(Collected data)
=====
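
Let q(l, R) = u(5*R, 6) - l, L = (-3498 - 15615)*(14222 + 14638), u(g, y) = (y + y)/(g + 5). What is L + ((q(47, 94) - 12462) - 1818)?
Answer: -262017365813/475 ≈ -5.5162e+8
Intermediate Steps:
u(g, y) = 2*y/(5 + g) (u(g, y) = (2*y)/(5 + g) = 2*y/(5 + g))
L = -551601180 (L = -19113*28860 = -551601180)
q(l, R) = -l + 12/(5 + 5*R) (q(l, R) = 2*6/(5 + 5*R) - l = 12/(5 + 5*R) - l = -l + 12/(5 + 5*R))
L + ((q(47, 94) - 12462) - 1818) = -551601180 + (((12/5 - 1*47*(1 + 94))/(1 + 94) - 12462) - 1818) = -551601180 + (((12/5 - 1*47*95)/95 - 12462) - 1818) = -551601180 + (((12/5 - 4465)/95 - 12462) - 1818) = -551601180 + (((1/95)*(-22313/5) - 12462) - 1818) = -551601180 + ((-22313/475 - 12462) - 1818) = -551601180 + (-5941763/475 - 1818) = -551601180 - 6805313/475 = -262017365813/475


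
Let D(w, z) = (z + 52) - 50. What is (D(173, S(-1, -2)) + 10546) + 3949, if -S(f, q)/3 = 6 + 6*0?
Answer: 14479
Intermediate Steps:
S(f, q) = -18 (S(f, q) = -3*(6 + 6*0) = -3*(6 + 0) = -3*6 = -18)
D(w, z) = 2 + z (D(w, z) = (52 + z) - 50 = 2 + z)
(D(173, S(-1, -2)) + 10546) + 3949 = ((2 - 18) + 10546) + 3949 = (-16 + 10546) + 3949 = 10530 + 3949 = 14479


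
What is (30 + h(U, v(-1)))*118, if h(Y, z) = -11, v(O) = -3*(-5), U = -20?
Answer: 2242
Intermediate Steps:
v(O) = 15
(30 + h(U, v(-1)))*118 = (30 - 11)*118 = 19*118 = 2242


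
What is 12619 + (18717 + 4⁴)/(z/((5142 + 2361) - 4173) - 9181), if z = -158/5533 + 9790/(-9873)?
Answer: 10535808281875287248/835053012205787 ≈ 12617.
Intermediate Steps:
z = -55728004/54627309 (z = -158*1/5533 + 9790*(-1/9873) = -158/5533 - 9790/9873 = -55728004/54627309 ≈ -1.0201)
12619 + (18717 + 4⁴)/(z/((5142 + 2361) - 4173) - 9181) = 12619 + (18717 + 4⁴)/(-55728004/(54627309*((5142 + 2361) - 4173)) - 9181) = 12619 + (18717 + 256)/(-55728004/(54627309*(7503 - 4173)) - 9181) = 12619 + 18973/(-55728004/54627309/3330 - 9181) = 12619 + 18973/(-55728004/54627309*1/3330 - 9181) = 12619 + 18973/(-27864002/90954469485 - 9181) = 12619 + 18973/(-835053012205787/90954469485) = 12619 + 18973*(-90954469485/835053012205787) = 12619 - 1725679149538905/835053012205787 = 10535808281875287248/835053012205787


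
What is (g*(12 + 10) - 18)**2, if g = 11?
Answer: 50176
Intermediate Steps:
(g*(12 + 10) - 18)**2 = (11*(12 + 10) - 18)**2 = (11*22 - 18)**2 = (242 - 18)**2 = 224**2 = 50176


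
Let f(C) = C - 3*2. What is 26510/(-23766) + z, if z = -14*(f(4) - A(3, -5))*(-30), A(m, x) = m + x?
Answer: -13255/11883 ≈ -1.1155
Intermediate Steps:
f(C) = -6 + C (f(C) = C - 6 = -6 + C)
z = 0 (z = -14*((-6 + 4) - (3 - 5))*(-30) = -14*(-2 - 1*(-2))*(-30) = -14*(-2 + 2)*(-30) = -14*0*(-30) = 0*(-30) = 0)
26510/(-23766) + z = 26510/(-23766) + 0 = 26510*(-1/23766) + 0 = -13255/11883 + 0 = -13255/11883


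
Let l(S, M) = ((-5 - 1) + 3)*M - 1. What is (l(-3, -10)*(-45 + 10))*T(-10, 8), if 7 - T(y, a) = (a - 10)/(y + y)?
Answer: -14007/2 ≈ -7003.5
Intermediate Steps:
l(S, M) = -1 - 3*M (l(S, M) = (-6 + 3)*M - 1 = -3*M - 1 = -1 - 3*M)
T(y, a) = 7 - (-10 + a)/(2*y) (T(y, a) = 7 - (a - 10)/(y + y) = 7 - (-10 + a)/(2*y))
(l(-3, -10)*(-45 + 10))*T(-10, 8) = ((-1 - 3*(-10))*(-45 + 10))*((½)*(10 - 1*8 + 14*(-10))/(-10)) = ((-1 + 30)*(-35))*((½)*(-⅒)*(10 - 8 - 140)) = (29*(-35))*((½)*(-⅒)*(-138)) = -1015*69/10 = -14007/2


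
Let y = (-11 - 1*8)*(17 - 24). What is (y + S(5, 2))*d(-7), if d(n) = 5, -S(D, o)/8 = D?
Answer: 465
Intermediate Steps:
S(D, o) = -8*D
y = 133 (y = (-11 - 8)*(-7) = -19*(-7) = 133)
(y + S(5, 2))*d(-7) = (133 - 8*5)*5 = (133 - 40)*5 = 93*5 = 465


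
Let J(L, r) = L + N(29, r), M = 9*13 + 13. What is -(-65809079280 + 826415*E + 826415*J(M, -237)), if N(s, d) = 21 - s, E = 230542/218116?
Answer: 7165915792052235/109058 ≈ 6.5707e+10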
=====
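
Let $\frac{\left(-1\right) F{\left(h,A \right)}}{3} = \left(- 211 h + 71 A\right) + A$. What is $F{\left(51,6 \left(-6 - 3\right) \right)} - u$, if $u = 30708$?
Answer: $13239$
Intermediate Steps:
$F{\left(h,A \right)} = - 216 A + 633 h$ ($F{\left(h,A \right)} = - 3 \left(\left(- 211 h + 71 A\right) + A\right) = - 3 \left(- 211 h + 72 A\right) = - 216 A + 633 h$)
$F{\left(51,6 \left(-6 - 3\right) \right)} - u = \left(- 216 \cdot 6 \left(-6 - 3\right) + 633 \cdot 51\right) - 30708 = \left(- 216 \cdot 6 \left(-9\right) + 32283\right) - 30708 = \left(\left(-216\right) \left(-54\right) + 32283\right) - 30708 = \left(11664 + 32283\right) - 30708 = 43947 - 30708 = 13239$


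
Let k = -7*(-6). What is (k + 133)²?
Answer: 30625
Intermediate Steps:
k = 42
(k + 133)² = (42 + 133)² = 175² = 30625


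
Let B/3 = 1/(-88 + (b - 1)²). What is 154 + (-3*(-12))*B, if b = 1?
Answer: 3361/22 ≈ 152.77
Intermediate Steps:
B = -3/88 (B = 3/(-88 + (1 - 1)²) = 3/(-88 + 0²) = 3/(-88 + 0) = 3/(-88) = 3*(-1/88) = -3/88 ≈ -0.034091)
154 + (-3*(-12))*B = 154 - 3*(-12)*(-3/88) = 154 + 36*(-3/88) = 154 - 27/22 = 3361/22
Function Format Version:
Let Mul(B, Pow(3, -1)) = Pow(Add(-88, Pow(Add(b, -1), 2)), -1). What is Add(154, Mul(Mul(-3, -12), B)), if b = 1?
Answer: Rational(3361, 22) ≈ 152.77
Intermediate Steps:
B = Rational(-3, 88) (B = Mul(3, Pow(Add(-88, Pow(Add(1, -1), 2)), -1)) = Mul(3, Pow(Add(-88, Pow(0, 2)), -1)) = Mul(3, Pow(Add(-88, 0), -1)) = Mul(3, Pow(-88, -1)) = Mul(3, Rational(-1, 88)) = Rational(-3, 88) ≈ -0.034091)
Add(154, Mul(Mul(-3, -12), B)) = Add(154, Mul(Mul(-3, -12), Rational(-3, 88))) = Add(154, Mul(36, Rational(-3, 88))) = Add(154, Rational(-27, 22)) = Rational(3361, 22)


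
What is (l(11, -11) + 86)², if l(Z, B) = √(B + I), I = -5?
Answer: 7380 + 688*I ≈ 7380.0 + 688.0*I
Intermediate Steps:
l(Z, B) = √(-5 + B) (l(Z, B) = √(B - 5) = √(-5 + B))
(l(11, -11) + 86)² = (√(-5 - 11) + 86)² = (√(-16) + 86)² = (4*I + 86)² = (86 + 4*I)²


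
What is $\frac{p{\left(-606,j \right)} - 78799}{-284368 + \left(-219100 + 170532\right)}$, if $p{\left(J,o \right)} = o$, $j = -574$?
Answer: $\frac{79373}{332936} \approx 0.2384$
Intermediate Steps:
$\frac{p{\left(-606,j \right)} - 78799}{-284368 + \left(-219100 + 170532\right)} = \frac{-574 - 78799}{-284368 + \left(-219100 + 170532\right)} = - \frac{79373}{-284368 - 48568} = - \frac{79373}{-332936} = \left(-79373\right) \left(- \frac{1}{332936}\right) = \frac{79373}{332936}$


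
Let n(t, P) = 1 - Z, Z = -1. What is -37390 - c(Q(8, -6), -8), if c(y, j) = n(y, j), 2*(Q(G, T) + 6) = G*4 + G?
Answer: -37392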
=====
**Task prompt**: Give back, exactly as written, the stretch from the line with "Let l(S, M)" through the line with "Answer: -14007/2 ≈ -7003.5", and no other lines from the records above.

**Exercise solution**:
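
Let l(S, M) = ((-5 - 1) + 3)*M - 1. What is (l(-3, -10)*(-45 + 10))*T(-10, 8), if 7 - T(y, a) = (a - 10)/(y + y)?
Answer: -14007/2 ≈ -7003.5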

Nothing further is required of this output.